**Description of the task:** Transcribe all the records with complete accuracy.

**Supplied material:**
+ + +

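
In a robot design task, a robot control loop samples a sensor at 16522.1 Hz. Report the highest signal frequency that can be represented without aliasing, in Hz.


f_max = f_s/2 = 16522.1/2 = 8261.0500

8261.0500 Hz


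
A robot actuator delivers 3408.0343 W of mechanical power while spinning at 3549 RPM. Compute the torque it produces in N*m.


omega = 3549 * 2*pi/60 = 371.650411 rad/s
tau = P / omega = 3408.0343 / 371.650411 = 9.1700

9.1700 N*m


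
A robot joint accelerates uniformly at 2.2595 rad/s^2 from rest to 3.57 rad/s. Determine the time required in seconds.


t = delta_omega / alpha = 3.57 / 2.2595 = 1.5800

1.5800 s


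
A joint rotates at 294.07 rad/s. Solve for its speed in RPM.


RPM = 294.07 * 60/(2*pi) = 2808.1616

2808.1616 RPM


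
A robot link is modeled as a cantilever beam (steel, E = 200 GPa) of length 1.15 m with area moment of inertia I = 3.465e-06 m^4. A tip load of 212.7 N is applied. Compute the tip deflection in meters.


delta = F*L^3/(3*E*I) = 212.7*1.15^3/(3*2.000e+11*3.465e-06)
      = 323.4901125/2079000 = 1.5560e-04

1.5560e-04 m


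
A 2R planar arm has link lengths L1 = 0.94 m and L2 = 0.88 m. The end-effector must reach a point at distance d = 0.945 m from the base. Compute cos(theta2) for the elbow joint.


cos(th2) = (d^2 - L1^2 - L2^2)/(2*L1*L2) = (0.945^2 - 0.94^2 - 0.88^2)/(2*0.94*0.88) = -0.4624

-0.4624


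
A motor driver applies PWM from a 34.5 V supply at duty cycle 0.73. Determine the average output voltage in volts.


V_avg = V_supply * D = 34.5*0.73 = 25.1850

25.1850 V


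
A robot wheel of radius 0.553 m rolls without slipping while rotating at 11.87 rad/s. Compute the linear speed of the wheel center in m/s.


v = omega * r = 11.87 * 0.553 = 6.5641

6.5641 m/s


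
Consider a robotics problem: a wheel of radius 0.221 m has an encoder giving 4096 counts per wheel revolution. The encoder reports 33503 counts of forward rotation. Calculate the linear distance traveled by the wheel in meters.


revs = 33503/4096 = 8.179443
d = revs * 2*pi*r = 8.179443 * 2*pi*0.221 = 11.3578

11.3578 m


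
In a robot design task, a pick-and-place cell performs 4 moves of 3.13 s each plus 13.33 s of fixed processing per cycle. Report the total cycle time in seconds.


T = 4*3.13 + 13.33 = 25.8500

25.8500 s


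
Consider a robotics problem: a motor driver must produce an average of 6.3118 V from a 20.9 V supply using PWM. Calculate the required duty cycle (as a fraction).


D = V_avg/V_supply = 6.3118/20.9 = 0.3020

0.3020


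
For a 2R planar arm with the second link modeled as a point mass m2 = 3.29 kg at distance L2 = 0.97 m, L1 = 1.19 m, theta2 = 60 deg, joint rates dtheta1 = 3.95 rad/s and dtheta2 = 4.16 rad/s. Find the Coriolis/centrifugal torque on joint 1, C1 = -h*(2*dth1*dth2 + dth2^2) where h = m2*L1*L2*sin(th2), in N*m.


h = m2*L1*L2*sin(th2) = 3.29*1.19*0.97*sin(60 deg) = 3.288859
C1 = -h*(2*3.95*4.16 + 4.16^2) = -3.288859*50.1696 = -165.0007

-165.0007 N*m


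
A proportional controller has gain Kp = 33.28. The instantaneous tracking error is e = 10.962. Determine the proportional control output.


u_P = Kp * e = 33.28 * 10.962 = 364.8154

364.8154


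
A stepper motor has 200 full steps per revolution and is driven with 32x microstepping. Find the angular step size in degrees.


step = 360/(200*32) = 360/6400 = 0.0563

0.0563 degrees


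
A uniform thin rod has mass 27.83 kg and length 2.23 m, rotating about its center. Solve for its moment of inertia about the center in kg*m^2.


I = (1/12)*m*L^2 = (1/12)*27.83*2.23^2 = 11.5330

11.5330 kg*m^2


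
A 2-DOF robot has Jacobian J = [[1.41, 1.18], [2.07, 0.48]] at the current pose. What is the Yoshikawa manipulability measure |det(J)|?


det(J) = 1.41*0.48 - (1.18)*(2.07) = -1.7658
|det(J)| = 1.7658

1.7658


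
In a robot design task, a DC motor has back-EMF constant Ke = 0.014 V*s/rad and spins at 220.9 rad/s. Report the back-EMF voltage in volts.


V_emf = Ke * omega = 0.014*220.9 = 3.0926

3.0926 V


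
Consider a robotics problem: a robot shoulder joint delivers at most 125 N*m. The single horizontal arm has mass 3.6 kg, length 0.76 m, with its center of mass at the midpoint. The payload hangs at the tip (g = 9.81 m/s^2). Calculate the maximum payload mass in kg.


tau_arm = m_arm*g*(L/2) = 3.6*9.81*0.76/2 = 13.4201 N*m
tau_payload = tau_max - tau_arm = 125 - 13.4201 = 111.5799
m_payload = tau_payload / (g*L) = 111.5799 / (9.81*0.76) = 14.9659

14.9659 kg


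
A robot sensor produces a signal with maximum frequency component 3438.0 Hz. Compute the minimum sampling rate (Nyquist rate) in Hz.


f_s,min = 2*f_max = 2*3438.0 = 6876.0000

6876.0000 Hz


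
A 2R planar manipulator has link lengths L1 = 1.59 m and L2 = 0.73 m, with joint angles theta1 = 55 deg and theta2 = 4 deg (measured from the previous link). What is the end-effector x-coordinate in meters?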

+ + +

**Solved exercise:**
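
In a robot design task, a robot control loop samples a sensor at 16522.1 Hz. Report the highest signal frequency that can be represented without aliasing, in Hz.


f_max = f_s/2 = 16522.1/2 = 8261.0500

8261.0500 Hz


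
A robot actuator delivers 3408.0343 W of mechanical power while spinning at 3549 RPM. Compute the torque it produces in N*m.


omega = 3549 * 2*pi/60 = 371.650411 rad/s
tau = P / omega = 3408.0343 / 371.650411 = 9.1700

9.1700 N*m


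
A robot joint accelerates uniformly at 2.2595 rad/s^2 from rest to 3.57 rad/s. Determine the time required in seconds.


t = delta_omega / alpha = 3.57 / 2.2595 = 1.5800

1.5800 s


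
A joint rotates at 294.07 rad/s. Solve for its speed in RPM.


RPM = 294.07 * 60/(2*pi) = 2808.1616

2808.1616 RPM


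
A robot link is modeled as a cantilever beam (steel, E = 200 GPa) of length 1.15 m with area moment of inertia I = 3.465e-06 m^4. A tip load of 212.7 N is applied. Compute the tip deflection in meters.


delta = F*L^3/(3*E*I) = 212.7*1.15^3/(3*2.000e+11*3.465e-06)
      = 323.4901125/2079000 = 1.5560e-04

1.5560e-04 m


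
A 2R planar arm has link lengths L1 = 0.94 m and L2 = 0.88 m. The end-effector must reach a point at distance d = 0.945 m from the base. Compute cos(theta2) for the elbow joint.


cos(th2) = (d^2 - L1^2 - L2^2)/(2*L1*L2) = (0.945^2 - 0.94^2 - 0.88^2)/(2*0.94*0.88) = -0.4624

-0.4624


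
A motor driver applies PWM from a 34.5 V supply at duty cycle 0.73. Determine the average output voltage in volts.


V_avg = V_supply * D = 34.5*0.73 = 25.1850

25.1850 V


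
A robot wheel of radius 0.553 m rolls without slipping while rotating at 11.87 rad/s. Compute the linear speed of the wheel center in m/s.


v = omega * r = 11.87 * 0.553 = 6.5641

6.5641 m/s


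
Consider a robotics problem: a wheel of radius 0.221 m has an encoder giving 4096 counts per wheel revolution. The encoder reports 33503 counts of forward rotation. Calculate the linear distance traveled by the wheel in meters.


revs = 33503/4096 = 8.179443
d = revs * 2*pi*r = 8.179443 * 2*pi*0.221 = 11.3578

11.3578 m


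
In a robot design task, a pick-and-place cell performs 4 moves of 3.13 s each plus 13.33 s of fixed processing per cycle. Report the total cycle time in seconds.


T = 4*3.13 + 13.33 = 25.8500

25.8500 s


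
Consider a robotics problem: a motor driver must produce an average of 6.3118 V from a 20.9 V supply using PWM. Calculate the required duty cycle (as a fraction).


D = V_avg/V_supply = 6.3118/20.9 = 0.3020

0.3020


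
For a 2R planar arm with the second link modeled as a point mass m2 = 3.29 kg at distance L2 = 0.97 m, L1 = 1.19 m, theta2 = 60 deg, joint rates dtheta1 = 3.95 rad/s and dtheta2 = 4.16 rad/s. Find the Coriolis/centrifugal torque on joint 1, C1 = -h*(2*dth1*dth2 + dth2^2) where h = m2*L1*L2*sin(th2), in N*m.


h = m2*L1*L2*sin(th2) = 3.29*1.19*0.97*sin(60 deg) = 3.288859
C1 = -h*(2*3.95*4.16 + 4.16^2) = -3.288859*50.1696 = -165.0007

-165.0007 N*m


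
A proportional controller has gain Kp = 33.28. The instantaneous tracking error is e = 10.962. Determine the proportional control output.


u_P = Kp * e = 33.28 * 10.962 = 364.8154

364.8154


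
A stepper motor has 200 full steps per revolution and is driven with 32x microstepping. Find the angular step size in degrees.


step = 360/(200*32) = 360/6400 = 0.0563

0.0563 degrees


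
A uniform thin rod has mass 27.83 kg and length 2.23 m, rotating about its center. Solve for its moment of inertia about the center in kg*m^2.


I = (1/12)*m*L^2 = (1/12)*27.83*2.23^2 = 11.5330

11.5330 kg*m^2


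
A 2-DOF robot has Jacobian J = [[1.41, 1.18], [2.07, 0.48]] at the current pose. What is the Yoshikawa manipulability measure |det(J)|?


det(J) = 1.41*0.48 - (1.18)*(2.07) = -1.7658
|det(J)| = 1.7658

1.7658


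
In a robot design task, a DC motor has back-EMF constant Ke = 0.014 V*s/rad and spins at 220.9 rad/s. Report the back-EMF voltage in volts.


V_emf = Ke * omega = 0.014*220.9 = 3.0926

3.0926 V


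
Consider a robotics problem: a robot shoulder joint delivers at most 125 N*m. The single horizontal arm has mass 3.6 kg, length 0.76 m, with its center of mass at the midpoint. The payload hangs at the tip (g = 9.81 m/s^2). Calculate the maximum payload mass in kg.


tau_arm = m_arm*g*(L/2) = 3.6*9.81*0.76/2 = 13.4201 N*m
tau_payload = tau_max - tau_arm = 125 - 13.4201 = 111.5799
m_payload = tau_payload / (g*L) = 111.5799 / (9.81*0.76) = 14.9659

14.9659 kg


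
A robot sensor produces a signal with maximum frequency component 3438.0 Hz. Compute the minimum sampling rate (Nyquist rate) in Hz.


f_s,min = 2*f_max = 2*3438.0 = 6876.0000

6876.0000 Hz


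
A 2R planar manipulator has link lengths L1 = 1.59 m and L2 = 0.73 m, with joint angles theta1 = 55 deg and theta2 = 4 deg (measured from the previous link). What is the end-effector x-coordinate in meters?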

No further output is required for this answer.